- [DATA EXTRACT]:
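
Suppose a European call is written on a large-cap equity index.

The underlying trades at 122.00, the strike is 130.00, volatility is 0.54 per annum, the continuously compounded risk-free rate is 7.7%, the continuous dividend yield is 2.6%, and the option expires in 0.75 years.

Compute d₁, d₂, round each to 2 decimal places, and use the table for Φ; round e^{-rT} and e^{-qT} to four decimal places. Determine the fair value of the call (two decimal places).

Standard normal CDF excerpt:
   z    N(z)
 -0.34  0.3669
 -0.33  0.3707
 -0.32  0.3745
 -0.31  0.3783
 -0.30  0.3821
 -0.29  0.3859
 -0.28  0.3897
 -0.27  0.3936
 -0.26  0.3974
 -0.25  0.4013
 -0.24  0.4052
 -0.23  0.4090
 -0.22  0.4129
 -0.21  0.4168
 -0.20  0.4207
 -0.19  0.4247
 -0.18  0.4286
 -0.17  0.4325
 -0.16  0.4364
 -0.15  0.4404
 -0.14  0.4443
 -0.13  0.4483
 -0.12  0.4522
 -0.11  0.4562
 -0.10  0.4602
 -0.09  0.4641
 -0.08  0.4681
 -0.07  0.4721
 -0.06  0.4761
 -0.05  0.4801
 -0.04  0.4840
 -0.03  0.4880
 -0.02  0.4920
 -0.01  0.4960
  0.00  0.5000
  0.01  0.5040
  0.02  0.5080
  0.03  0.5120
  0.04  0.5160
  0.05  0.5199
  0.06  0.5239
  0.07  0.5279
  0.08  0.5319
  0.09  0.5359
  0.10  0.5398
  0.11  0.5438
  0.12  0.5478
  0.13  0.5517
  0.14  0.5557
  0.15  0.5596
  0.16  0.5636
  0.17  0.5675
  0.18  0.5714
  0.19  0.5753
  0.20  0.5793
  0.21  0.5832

21.01

σ√T = 0.54·√0.75 = 0.4677
d₁ = [ln(122/130) + (0.077 − 0.026 + 0.54²/2)·0.75] / 0.4677 = [-0.0635 + 0.1476] / 0.4677 = 0.1798 → 0.18
d₂ = d₁ − σ√T = 0.1798 − 0.4677 = -0.2878 → -0.29
exp(−qT) = exp(−0.026·0.75) = 0.9807;  exp(−rT) = exp(−0.077·0.75) = 0.9439
N(d₁) = N(0.18) = 0.5714;  N(d₂) = N(-0.29) = 0.3859
C = 122·0.9807·0.5714 − 130·0.9439·0.3859 = 68.3654 − 47.3526 = 21.0128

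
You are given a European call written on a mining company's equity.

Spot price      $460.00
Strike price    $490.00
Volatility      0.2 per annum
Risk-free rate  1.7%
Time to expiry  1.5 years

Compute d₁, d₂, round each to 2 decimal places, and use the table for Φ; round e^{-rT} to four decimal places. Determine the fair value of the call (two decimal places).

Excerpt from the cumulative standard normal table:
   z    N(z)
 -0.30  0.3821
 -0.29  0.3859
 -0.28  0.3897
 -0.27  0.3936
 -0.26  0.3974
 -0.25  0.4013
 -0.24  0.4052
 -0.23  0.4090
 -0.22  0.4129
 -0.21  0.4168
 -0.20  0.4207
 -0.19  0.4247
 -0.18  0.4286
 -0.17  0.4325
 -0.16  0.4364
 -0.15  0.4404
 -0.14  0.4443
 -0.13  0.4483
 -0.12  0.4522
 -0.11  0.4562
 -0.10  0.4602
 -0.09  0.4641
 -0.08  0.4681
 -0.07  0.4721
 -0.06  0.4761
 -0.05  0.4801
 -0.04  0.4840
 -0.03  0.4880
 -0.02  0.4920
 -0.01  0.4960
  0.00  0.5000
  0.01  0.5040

$38.34

σ√T = 0.2 × 1.2247 = 0.2449
d₁ = [ln(460/490) + (0.017 + 0.2²/2)·1.5] / 0.2449 = [-0.0632 + 0.0555] / 0.2449 = -0.0313 → -0.03
d₂ = d₁ − σ√T = -0.0313 − 0.2449 = -0.2763 → -0.28
exp(−rT) = exp(−0.017·1.5) = 0.9748
C = 460·N(-0.03) − 490·0.9748·N(-0.28) = 460·0.4880 − 490·0.9748·0.3897 = 224.4800 − 186.1410 = 38.3390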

- [ACTIVITY]: Looking at the material above, count the lines where the word "equity" occurs, and answer with that count alone.

- [RESULT FOR THIS EXERCISE]: 2